# [About this exercise]
The span to repeat in the listing below runs from the line containing "An acoustic retrofit" to the line containing "- Ceiling (painted", inclusive. Repeat it exactly, and only it.

# [Supplied entries]
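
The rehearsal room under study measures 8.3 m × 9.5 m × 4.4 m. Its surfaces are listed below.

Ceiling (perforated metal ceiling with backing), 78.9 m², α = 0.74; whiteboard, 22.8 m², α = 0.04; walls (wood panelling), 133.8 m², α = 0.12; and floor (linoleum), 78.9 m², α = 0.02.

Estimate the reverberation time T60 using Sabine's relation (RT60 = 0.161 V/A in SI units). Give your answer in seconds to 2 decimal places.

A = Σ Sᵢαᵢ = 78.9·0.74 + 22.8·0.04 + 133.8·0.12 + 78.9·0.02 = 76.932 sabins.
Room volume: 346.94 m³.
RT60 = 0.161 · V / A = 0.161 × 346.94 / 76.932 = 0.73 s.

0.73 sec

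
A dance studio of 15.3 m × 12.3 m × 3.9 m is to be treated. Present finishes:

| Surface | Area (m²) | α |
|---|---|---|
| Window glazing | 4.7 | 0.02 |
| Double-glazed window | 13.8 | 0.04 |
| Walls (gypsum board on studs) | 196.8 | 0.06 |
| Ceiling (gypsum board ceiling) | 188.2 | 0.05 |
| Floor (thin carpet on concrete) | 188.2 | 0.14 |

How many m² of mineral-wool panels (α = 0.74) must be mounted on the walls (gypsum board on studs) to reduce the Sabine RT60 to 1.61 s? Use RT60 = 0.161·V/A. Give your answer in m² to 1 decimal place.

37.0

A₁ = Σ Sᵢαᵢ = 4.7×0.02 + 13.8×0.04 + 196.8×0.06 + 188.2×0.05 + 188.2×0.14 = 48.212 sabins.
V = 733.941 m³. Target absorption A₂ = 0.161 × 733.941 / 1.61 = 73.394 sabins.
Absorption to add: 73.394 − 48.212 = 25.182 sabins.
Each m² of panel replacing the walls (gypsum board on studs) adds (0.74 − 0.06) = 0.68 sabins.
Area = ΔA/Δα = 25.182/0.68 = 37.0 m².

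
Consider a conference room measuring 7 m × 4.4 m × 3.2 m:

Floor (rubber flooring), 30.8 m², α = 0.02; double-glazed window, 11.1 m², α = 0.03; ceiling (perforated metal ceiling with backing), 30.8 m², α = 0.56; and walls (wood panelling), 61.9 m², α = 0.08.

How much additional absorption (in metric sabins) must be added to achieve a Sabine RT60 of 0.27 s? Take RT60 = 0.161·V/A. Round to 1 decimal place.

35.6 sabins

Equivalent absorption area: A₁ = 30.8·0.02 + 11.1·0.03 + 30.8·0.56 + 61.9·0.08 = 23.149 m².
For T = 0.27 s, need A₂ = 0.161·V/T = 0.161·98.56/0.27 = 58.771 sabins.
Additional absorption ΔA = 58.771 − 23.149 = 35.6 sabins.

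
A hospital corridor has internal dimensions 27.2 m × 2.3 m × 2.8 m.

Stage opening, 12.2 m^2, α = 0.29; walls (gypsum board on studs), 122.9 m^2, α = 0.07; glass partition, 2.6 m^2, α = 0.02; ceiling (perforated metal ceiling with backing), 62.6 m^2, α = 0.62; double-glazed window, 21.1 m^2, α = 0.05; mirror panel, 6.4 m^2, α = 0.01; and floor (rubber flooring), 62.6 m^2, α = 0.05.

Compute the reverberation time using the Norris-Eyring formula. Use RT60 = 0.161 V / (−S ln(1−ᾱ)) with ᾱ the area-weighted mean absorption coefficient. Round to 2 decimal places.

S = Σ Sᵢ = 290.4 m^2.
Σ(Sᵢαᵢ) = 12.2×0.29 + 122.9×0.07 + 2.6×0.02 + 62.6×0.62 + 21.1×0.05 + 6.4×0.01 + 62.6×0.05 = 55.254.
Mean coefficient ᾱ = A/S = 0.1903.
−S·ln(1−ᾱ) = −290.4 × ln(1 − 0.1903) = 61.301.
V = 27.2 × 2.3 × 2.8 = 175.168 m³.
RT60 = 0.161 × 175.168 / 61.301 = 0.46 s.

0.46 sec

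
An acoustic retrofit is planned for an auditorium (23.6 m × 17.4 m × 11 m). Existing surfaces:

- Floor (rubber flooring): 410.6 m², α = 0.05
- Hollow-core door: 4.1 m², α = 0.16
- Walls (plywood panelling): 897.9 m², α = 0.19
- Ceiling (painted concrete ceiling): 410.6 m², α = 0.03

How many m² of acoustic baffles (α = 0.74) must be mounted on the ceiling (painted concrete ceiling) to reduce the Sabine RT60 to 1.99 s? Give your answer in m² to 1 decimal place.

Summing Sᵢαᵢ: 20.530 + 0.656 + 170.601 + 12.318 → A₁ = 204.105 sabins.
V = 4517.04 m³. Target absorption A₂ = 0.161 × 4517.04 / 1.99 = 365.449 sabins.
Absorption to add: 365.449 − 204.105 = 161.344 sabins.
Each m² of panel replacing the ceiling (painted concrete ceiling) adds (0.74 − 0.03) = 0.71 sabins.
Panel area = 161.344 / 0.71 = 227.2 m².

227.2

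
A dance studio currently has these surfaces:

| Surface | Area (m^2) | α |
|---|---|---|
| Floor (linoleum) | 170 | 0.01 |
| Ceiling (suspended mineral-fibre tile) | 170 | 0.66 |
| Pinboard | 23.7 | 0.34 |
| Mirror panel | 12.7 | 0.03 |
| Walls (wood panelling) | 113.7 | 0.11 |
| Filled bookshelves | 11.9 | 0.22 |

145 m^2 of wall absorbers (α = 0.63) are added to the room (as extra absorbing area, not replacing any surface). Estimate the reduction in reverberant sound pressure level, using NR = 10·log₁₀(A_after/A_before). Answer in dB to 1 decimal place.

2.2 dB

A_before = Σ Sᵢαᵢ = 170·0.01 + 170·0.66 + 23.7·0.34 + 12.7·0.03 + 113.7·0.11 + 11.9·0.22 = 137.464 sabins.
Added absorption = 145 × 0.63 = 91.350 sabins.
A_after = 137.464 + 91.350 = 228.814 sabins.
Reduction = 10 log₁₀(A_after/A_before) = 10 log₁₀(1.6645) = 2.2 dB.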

# [Output of the task]
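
An acoustic retrofit is planned for an auditorium (23.6 m × 17.4 m × 11 m). Existing surfaces:

- Floor (rubber flooring): 410.6 m², α = 0.05
- Hollow-core door: 4.1 m², α = 0.16
- Walls (plywood panelling): 897.9 m², α = 0.19
- Ceiling (painted concrete ceiling): 410.6 m², α = 0.03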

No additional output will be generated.